Collected data:
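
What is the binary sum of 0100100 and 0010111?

Add column by column from the right: bit + bit + carry-in; write the sum mod 2, carry 1 when the sum is 2 or 3.
carry:  0001000
        0100100
+       0010111
---------------
       00111011
(the carry out of the leftmost column, 0, becomes the leading bit)
Decimal check:
  0100100 = 32 + 4 = 36
  0010111 = 16 + 4 + 2 + 1 = 23
  36 + 23 = 59, and 00111011 = 32 + 16 + 8 + 2 + 1 = 59 ✓



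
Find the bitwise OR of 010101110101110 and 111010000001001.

OR: 1 when either bit is 1
  010101110101110
| 111010000001001
-----------------
  111111110101111
Decimal: 11182 | 29705 = 32687



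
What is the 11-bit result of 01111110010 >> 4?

Original: 01111110010 (decimal 1010)
Shift right by 4 positions
Drop the 4 low bits; fill with zeros on the left
Result: 00000111111 (decimal 63)
Equivalent: 1010 >> 4 = 1010 ÷ 2^4 = 63



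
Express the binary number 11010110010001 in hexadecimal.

Group into 4-bit nibbles from right:
  0011 = 3
  0101 = 5
  1001 = 9
  0001 = 1
Result: 3591



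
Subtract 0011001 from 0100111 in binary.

Method 1 - Direct subtraction (column by column from the right: bit − bit − borrow-in; if negative, add 2 and borrow 1 from the next column):
borrow: 0110000
        0100111
-       0011001
---------------
        0001110

Method 2 - Add two's complement:
Two's complement of 0011001: invert → 1100110, add 1 → 1100111
  0100111
+ 1100111
---------
 10001110  (end carry out of the top bit = 1)
Discarding the end carry: 0001110
Decimal check:
  0100111 = 32 + 4 + 2 + 1 = 39
  0011001 = 16 + 8 + 1 = 25
  39 - 25 = 14, and 0001110 = 8 + 4 + 2 = 14 ✓



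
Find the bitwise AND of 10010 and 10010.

AND: 1 only when both bits are 1
  10010
& 10010
-------
  10010
Decimal: 18 & 18 = 18



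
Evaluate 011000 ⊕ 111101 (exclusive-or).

XOR: 1 when bits differ
  011000
^ 111101
--------
  100101
Decimal: 24 ^ 61 = 37



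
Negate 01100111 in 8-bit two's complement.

Original: 01100111
Step 1 - Invert all bits: 10011000
Step 2 - Add 1: 10011001
Verification: 01100111 + 10011001 = 100000000; discarding the end carry (carry out of the top bit) leaves the 8-bit value 00000000, as required for x + (-x)



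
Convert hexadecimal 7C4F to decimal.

Expand by place value (powers of 16):
Digit values: C = 12, F = 15
7C4F = 7 × 16^3 + 12 × 16^2 + 4 × 16^1 + 15 × 16^0
= 7 × 4096 + 12 × 256 + 4 × 16 + 15 × 1
= 28672 + 3072 + 64 + 15
= 31823



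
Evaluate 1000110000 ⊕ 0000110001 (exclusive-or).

XOR: 1 when bits differ
  1000110000
^ 0000110001
------------
  1000000001
Decimal: 560 ^ 49 = 513



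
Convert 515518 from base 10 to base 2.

Using repeated division by 2:
515518 ÷ 2 = 257759 remainder 0
257759 ÷ 2 = 128879 remainder 1
128879 ÷ 2 = 64439 remainder 1
64439 ÷ 2 = 32219 remainder 1
32219 ÷ 2 = 16109 remainder 1
16109 ÷ 2 = 8054 remainder 1
8054 ÷ 2 = 4027 remainder 0
4027 ÷ 2 = 2013 remainder 1
2013 ÷ 2 = 1006 remainder 1
1006 ÷ 2 = 503 remainder 0
503 ÷ 2 = 251 remainder 1
251 ÷ 2 = 125 remainder 1
125 ÷ 2 = 62 remainder 1
62 ÷ 2 = 31 remainder 0
31 ÷ 2 = 15 remainder 1
15 ÷ 2 = 7 remainder 1
7 ÷ 2 = 3 remainder 1
3 ÷ 2 = 1 remainder 1
1 ÷ 2 = 0 remainder 1
Reading remainders bottom to top: 1111101110110111110



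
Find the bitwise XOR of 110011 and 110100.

XOR: 1 when bits differ
  110011
^ 110100
--------
  000111
Decimal: 51 ^ 52 = 7



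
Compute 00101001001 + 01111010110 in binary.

Add column by column from the right: bit + bit + carry-in; write the sum mod 2, carry 1 when the sum is 2 or 3.
carry:  11110000000
        00101001001
+       01111010110
-------------------
       010100011111
(the carry out of the leftmost column, 0, becomes the leading bit)
Decimal check:
  00101001001 = 256 + 64 + 8 + 1 = 329
  01111010110 = 512 + 256 + 128 + 64 + 16 + 4 + 2 = 982
  329 + 982 = 1311, and 010100011111 = 1024 + 256 + 16 + 8 + 4 + 2 + 1 = 1311 ✓



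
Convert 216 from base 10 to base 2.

Using repeated division by 2:
216 ÷ 2 = 108 remainder 0
108 ÷ 2 = 54 remainder 0
54 ÷ 2 = 27 remainder 0
27 ÷ 2 = 13 remainder 1
13 ÷ 2 = 6 remainder 1
6 ÷ 2 = 3 remainder 0
3 ÷ 2 = 1 remainder 1
1 ÷ 2 = 0 remainder 1
Reading remainders bottom to top: 11011000



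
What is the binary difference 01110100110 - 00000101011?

Method 1 - Direct subtraction (column by column from the right: bit − bit − borrow-in; if negative, add 2 and borrow 1 from the next column):
borrow: 00011110110
        01110100110
-       00000101011
-------------------
        01101111011

Method 2 - Add two's complement:
Two's complement of 00000101011: invert → 11111010100, add 1 → 11111010101
  01110100110
+ 11111010101
-------------
 101101111011  (end carry out of the top bit = 1)
Discarding the end carry: 01101111011
Decimal check:
  01110100110 = 512 + 256 + 128 + 32 + 4 + 2 = 934
  00000101011 = 32 + 8 + 2 + 1 = 43
  934 - 43 = 891, and 01101111011 = 512 + 256 + 64 + 32 + 16 + 8 + 2 + 1 = 891 ✓



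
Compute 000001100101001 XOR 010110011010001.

XOR: 1 when bits differ
  000001100101001
^ 010110011010001
-----------------
  010111111111000
Decimal: 809 ^ 11473 = 12280



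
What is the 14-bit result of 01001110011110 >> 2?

Original: 01001110011110 (decimal 5022)
Shift right by 2 positions
Drop the 2 low bits; fill with zeros on the left
Result: 00010011100111 (decimal 1255)
Equivalent: 5022 >> 2 = 5022 ÷ 2^2 = 1255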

Requirement: Without omitting anything, output the entries exactly.

Completed task:
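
What is the binary sum of 0100100 and 0010111?

Add column by column from the right: bit + bit + carry-in; write the sum mod 2, carry 1 when the sum is 2 or 3.
carry:  0001000
        0100100
+       0010111
---------------
       00111011
(the carry out of the leftmost column, 0, becomes the leading bit)
Decimal check:
  0100100 = 32 + 4 = 36
  0010111 = 16 + 4 + 2 + 1 = 23
  36 + 23 = 59, and 00111011 = 32 + 16 + 8 + 2 + 1 = 59 ✓



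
Find the bitwise OR of 010101110101110 and 111010000001001.

OR: 1 when either bit is 1
  010101110101110
| 111010000001001
-----------------
  111111110101111
Decimal: 11182 | 29705 = 32687



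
What is the 11-bit result of 01111110010 >> 4?

Original: 01111110010 (decimal 1010)
Shift right by 4 positions
Drop the 4 low bits; fill with zeros on the left
Result: 00000111111 (decimal 63)
Equivalent: 1010 >> 4 = 1010 ÷ 2^4 = 63



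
Express the binary number 11010110010001 in hexadecimal.

Group into 4-bit nibbles from right:
  0011 = 3
  0101 = 5
  1001 = 9
  0001 = 1
Result: 3591



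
Subtract 0011001 from 0100111 in binary.

Method 1 - Direct subtraction (column by column from the right: bit − bit − borrow-in; if negative, add 2 and borrow 1 from the next column):
borrow: 0110000
        0100111
-       0011001
---------------
        0001110

Method 2 - Add two's complement:
Two's complement of 0011001: invert → 1100110, add 1 → 1100111
  0100111
+ 1100111
---------
 10001110  (end carry out of the top bit = 1)
Discarding the end carry: 0001110
Decimal check:
  0100111 = 32 + 4 + 2 + 1 = 39
  0011001 = 16 + 8 + 1 = 25
  39 - 25 = 14, and 0001110 = 8 + 4 + 2 = 14 ✓



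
Find the bitwise AND of 10010 and 10010.

AND: 1 only when both bits are 1
  10010
& 10010
-------
  10010
Decimal: 18 & 18 = 18



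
Evaluate 011000 ⊕ 111101 (exclusive-or).

XOR: 1 when bits differ
  011000
^ 111101
--------
  100101
Decimal: 24 ^ 61 = 37



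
Negate 01100111 in 8-bit two's complement.

Original: 01100111
Step 1 - Invert all bits: 10011000
Step 2 - Add 1: 10011001
Verification: 01100111 + 10011001 = 100000000; discarding the end carry (carry out of the top bit) leaves the 8-bit value 00000000, as required for x + (-x)



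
Convert hexadecimal 7C4F to decimal.

Expand by place value (powers of 16):
Digit values: C = 12, F = 15
7C4F = 7 × 16^3 + 12 × 16^2 + 4 × 16^1 + 15 × 16^0
= 7 × 4096 + 12 × 256 + 4 × 16 + 15 × 1
= 28672 + 3072 + 64 + 15
= 31823



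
Evaluate 1000110000 ⊕ 0000110001 (exclusive-or).

XOR: 1 when bits differ
  1000110000
^ 0000110001
------------
  1000000001
Decimal: 560 ^ 49 = 513



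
Convert 515518 from base 10 to base 2.

Using repeated division by 2:
515518 ÷ 2 = 257759 remainder 0
257759 ÷ 2 = 128879 remainder 1
128879 ÷ 2 = 64439 remainder 1
64439 ÷ 2 = 32219 remainder 1
32219 ÷ 2 = 16109 remainder 1
16109 ÷ 2 = 8054 remainder 1
8054 ÷ 2 = 4027 remainder 0
4027 ÷ 2 = 2013 remainder 1
2013 ÷ 2 = 1006 remainder 1
1006 ÷ 2 = 503 remainder 0
503 ÷ 2 = 251 remainder 1
251 ÷ 2 = 125 remainder 1
125 ÷ 2 = 62 remainder 1
62 ÷ 2 = 31 remainder 0
31 ÷ 2 = 15 remainder 1
15 ÷ 2 = 7 remainder 1
7 ÷ 2 = 3 remainder 1
3 ÷ 2 = 1 remainder 1
1 ÷ 2 = 0 remainder 1
Reading remainders bottom to top: 1111101110110111110



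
Find the bitwise XOR of 110011 and 110100.

XOR: 1 when bits differ
  110011
^ 110100
--------
  000111
Decimal: 51 ^ 52 = 7



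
Compute 00101001001 + 01111010110 in binary.

Add column by column from the right: bit + bit + carry-in; write the sum mod 2, carry 1 when the sum is 2 or 3.
carry:  11110000000
        00101001001
+       01111010110
-------------------
       010100011111
(the carry out of the leftmost column, 0, becomes the leading bit)
Decimal check:
  00101001001 = 256 + 64 + 8 + 1 = 329
  01111010110 = 512 + 256 + 128 + 64 + 16 + 4 + 2 = 982
  329 + 982 = 1311, and 010100011111 = 1024 + 256 + 16 + 8 + 4 + 2 + 1 = 1311 ✓



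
Convert 216 from base 10 to base 2.

Using repeated division by 2:
216 ÷ 2 = 108 remainder 0
108 ÷ 2 = 54 remainder 0
54 ÷ 2 = 27 remainder 0
27 ÷ 2 = 13 remainder 1
13 ÷ 2 = 6 remainder 1
6 ÷ 2 = 3 remainder 0
3 ÷ 2 = 1 remainder 1
1 ÷ 2 = 0 remainder 1
Reading remainders bottom to top: 11011000



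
What is the binary difference 01110100110 - 00000101011?

Method 1 - Direct subtraction (column by column from the right: bit − bit − borrow-in; if negative, add 2 and borrow 1 from the next column):
borrow: 00011110110
        01110100110
-       00000101011
-------------------
        01101111011

Method 2 - Add two's complement:
Two's complement of 00000101011: invert → 11111010100, add 1 → 11111010101
  01110100110
+ 11111010101
-------------
 101101111011  (end carry out of the top bit = 1)
Discarding the end carry: 01101111011
Decimal check:
  01110100110 = 512 + 256 + 128 + 32 + 4 + 2 = 934
  00000101011 = 32 + 8 + 2 + 1 = 43
  934 - 43 = 891, and 01101111011 = 512 + 256 + 64 + 32 + 16 + 8 + 2 + 1 = 891 ✓



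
Compute 000001100101001 XOR 010110011010001.

XOR: 1 when bits differ
  000001100101001
^ 010110011010001
-----------------
  010111111111000
Decimal: 809 ^ 11473 = 12280



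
What is the 14-bit result of 01001110011110 >> 2?

Original: 01001110011110 (decimal 5022)
Shift right by 2 positions
Drop the 2 low bits; fill with zeros on the left
Result: 00010011100111 (decimal 1255)
Equivalent: 5022 >> 2 = 5022 ÷ 2^2 = 1255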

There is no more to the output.